Data excerpts
----
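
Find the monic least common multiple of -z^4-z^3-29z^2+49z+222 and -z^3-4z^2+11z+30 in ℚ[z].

z^5+6z^4+34z^3+96z^2-467z-1110

Apply the Euclidean algorithm:
  -z^4-z^3-29z^2+49z+222 = (z-3)(-z^3-4z^2+11z+30) + (-52z^2+52z+312)
  -z^3-4z^2+11z+30 = ((1/52)z+5/52)(-52z^2+52z+312) + (0)
Last nonzero remainder: -52z^2+52z+312. Dividing through by -52 gives the monic gcd z^2-z-6.
Then lcm(f, g) = f·g / gcd(f, g); expanding and making the result monic gives the answer.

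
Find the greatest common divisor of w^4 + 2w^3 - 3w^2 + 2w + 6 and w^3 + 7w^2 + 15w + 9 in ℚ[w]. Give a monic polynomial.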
----
WORK TO COMPLETE: All the records above need to be transcribed exactly and in full.

SOLUTION FOR THIS EXERCISE:
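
Find the monic least common multiple of -z^4-z^3-29z^2+49z+222 and -z^3-4z^2+11z+30 in ℚ[z].

z^5+6z^4+34z^3+96z^2-467z-1110

Apply the Euclidean algorithm:
  -z^4-z^3-29z^2+49z+222 = (z-3)(-z^3-4z^2+11z+30) + (-52z^2+52z+312)
  -z^3-4z^2+11z+30 = ((1/52)z+5/52)(-52z^2+52z+312) + (0)
Last nonzero remainder: -52z^2+52z+312. Dividing through by -52 gives the monic gcd z^2-z-6.
Then lcm(f, g) = f·g / gcd(f, g); expanding and making the result monic gives the answer.

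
Find the greatest common divisor of w^4 + 2w^3 - 3w^2 + 2w + 6 and w^3 + 7w^2 + 15w + 9 in ℚ[w]. Give a monic polynomial.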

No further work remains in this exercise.